**EXERCISE OBJECTIVE**
Return each line of the records below that contains the word "orders".

Stored items:

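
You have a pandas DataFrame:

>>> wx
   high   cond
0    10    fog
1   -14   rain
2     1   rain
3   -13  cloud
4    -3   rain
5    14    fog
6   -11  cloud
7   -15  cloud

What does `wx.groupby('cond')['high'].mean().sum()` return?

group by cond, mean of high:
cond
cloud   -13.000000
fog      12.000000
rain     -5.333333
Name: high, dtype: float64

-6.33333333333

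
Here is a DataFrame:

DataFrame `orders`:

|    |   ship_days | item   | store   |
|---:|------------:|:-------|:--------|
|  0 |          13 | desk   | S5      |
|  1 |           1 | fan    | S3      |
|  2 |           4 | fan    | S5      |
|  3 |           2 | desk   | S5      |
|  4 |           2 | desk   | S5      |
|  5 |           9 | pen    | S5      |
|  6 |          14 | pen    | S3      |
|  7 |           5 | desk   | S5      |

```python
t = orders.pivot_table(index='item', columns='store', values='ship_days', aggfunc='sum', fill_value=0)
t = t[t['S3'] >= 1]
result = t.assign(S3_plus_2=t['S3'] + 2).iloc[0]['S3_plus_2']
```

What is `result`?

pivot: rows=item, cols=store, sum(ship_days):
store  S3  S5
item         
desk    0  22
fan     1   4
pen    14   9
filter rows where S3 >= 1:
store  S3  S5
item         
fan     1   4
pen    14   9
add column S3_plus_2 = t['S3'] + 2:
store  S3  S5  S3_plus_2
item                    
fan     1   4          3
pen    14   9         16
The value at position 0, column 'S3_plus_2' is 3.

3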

**ANSWER TO THIS PROBLEM**
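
DataFrame `orders`:
t = orders.pivot_table(index='item', columns='store', values='ship_days', aggfunc='sum', fill_value=0)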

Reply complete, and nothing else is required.